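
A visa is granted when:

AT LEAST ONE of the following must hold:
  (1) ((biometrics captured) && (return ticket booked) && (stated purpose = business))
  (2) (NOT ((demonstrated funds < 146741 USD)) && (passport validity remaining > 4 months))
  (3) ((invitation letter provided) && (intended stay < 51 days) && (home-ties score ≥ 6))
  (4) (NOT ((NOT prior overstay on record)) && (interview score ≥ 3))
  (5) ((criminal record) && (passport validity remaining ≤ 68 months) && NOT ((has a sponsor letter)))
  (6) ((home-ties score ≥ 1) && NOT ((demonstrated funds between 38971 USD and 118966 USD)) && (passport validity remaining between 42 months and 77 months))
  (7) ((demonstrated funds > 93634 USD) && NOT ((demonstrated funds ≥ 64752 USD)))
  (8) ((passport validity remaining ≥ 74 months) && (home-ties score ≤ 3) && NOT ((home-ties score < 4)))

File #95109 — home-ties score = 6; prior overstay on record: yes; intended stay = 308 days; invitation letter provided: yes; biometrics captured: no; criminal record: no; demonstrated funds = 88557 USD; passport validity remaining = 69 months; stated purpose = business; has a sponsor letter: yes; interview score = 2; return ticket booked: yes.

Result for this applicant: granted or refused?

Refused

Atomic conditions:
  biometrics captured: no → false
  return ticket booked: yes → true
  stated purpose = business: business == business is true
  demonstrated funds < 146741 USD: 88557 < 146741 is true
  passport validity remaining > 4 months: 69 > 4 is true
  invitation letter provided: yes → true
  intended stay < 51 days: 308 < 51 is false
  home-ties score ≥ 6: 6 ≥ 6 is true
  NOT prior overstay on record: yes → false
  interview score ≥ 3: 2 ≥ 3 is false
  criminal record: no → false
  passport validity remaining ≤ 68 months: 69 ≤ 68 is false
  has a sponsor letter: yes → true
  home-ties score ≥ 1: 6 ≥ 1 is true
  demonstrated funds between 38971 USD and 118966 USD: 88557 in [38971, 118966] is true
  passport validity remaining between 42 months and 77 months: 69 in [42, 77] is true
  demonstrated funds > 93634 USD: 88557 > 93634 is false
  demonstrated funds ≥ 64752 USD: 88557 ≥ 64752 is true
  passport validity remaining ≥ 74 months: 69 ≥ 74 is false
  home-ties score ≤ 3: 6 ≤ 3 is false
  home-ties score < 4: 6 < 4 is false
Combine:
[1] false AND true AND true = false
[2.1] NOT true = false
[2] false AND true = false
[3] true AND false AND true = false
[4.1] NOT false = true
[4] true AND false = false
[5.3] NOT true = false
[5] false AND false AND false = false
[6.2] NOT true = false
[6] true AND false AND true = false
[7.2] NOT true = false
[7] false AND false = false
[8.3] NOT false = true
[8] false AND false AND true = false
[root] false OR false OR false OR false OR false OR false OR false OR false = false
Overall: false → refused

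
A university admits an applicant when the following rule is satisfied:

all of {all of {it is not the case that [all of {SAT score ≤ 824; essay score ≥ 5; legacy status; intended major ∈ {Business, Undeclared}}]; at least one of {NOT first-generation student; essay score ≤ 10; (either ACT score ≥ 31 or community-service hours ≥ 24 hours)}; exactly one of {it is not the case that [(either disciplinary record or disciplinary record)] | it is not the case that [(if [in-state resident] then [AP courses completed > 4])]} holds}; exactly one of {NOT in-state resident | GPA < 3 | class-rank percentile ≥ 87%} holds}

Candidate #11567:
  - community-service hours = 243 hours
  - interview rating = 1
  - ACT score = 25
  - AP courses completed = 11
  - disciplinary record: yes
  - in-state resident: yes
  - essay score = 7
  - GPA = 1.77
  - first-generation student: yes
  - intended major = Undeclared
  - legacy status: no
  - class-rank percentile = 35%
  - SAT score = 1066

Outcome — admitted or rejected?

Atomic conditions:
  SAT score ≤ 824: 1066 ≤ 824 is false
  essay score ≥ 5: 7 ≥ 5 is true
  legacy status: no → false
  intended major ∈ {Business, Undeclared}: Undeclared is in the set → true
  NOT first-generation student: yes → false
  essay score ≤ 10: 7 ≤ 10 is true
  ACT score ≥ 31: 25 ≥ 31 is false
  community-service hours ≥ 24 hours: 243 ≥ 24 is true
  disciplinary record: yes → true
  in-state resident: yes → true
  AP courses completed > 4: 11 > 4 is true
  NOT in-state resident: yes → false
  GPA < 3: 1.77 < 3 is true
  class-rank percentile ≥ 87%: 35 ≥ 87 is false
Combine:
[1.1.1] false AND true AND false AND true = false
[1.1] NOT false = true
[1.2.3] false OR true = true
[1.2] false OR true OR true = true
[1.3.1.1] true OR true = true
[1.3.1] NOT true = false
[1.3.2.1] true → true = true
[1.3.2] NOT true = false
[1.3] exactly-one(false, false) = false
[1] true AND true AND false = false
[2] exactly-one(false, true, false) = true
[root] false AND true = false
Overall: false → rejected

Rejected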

__________

The task: Give every line of the material that includes the string "following".

Answer box:
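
AT LEAST ONE of the following must hold:
A university admits an applicant when the following rule is satisfied: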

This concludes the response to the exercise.